Retrieve every line of the data holding the word "C₂O₄".

[Saved entries]
• • •
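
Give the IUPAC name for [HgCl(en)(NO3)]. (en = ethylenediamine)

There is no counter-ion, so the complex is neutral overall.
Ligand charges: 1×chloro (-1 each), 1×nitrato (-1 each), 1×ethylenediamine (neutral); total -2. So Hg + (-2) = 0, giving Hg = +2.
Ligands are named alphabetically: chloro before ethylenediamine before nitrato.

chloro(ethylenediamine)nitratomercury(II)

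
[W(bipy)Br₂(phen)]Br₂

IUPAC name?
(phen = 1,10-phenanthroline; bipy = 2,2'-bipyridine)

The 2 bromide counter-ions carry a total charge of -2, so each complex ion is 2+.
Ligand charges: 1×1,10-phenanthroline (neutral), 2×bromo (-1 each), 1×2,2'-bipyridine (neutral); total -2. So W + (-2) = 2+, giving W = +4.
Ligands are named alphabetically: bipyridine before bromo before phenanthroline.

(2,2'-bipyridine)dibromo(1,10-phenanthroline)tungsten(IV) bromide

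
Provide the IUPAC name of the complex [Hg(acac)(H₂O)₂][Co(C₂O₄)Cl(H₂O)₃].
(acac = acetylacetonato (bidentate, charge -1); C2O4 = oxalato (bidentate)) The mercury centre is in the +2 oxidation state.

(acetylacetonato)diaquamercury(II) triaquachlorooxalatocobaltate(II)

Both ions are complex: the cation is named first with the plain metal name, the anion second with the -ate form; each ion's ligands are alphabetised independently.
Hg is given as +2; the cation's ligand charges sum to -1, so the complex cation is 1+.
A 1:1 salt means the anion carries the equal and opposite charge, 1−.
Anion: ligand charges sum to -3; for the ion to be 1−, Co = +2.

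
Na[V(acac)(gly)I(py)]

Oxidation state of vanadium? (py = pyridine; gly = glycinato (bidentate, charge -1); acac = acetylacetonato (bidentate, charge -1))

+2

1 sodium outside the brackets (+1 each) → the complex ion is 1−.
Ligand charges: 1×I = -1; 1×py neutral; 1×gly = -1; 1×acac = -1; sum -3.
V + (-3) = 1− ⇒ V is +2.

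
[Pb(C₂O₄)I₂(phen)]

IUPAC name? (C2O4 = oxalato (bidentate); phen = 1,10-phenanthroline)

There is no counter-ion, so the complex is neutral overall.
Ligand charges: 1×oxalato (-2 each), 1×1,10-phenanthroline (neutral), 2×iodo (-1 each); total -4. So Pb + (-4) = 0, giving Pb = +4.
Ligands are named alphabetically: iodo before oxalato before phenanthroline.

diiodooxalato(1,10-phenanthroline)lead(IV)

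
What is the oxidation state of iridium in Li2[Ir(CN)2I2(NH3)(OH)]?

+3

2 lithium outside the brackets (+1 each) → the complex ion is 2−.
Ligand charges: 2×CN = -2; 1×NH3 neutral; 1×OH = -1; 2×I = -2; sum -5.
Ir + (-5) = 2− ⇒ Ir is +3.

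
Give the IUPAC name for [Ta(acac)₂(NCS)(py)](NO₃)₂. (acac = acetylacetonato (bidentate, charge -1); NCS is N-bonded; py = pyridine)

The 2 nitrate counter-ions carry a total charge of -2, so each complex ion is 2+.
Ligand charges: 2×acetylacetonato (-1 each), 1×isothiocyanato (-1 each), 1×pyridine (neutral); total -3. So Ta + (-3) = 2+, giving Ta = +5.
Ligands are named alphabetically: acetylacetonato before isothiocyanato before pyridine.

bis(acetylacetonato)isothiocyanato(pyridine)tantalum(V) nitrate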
• • •
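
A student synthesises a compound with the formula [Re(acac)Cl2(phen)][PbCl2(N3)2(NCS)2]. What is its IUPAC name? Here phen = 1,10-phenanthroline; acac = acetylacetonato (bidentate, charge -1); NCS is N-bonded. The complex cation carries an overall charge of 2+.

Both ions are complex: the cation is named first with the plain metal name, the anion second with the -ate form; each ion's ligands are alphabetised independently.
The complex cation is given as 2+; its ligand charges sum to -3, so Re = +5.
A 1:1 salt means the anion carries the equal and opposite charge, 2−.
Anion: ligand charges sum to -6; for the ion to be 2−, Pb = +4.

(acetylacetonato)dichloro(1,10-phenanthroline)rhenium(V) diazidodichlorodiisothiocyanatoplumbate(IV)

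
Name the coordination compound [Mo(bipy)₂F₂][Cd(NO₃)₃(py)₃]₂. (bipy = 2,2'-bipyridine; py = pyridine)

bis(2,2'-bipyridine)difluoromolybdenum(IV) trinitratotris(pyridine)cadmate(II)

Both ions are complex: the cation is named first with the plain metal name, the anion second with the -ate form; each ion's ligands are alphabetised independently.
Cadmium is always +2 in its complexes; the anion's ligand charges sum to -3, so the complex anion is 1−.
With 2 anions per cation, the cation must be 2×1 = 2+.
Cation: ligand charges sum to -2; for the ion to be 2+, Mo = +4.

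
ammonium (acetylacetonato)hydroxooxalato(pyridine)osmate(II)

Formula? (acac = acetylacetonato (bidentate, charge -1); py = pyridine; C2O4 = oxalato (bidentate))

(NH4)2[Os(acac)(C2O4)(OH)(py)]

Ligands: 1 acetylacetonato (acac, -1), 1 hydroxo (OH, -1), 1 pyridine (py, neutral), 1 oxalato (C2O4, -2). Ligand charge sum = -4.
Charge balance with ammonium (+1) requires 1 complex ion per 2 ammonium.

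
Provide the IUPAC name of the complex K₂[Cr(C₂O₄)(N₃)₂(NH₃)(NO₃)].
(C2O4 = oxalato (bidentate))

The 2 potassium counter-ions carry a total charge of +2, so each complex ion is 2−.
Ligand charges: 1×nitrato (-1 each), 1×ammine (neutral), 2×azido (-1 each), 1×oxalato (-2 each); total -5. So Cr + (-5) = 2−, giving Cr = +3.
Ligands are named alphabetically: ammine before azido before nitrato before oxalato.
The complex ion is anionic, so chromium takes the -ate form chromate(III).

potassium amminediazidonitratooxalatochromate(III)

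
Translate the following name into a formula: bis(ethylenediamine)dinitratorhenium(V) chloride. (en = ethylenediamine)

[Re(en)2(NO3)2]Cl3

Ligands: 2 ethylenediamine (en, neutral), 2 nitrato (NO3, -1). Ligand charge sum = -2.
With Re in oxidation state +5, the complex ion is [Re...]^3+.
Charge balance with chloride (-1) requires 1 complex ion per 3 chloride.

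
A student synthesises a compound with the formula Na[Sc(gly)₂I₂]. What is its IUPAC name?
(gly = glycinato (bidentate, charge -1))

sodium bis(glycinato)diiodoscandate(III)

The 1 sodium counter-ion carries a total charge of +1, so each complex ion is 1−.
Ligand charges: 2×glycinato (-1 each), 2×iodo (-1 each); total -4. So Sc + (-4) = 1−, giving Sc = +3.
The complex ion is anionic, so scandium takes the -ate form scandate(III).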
• • •
Answer>
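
Provide the IUPAC name of the complex [Hg(acac)(H₂O)₂][Co(C₂O₄)Cl(H₂O)₃].
[Pb(C₂O₄)I₂(phen)]
Provide the IUPAC name of the complex K₂[Cr(C₂O₄)(N₃)₂(NH₃)(NO₃)].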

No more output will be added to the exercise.